=== Task description ===
Transcribe exactly every line from the one containing "are the same" down to the final line of the listing below, including both, and leave out the rest.

#### Records shown

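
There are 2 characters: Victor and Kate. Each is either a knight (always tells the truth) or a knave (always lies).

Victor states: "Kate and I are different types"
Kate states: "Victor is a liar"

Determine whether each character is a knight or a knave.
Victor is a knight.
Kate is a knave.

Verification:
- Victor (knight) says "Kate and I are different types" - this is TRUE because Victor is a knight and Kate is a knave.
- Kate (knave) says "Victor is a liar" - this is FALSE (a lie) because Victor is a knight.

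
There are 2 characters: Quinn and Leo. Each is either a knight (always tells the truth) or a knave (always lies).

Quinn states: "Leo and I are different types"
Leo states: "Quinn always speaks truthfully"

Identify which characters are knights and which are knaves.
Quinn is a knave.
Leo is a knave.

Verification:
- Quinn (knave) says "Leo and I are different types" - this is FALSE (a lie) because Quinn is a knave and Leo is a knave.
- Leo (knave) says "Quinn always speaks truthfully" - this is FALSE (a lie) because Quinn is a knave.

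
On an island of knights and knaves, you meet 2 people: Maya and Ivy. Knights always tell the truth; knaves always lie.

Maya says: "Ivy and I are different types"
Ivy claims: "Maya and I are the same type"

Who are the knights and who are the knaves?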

########

=== Written answer ===
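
Ivy claims: "Maya and I are the same type"

Who are the knights and who are the knaves?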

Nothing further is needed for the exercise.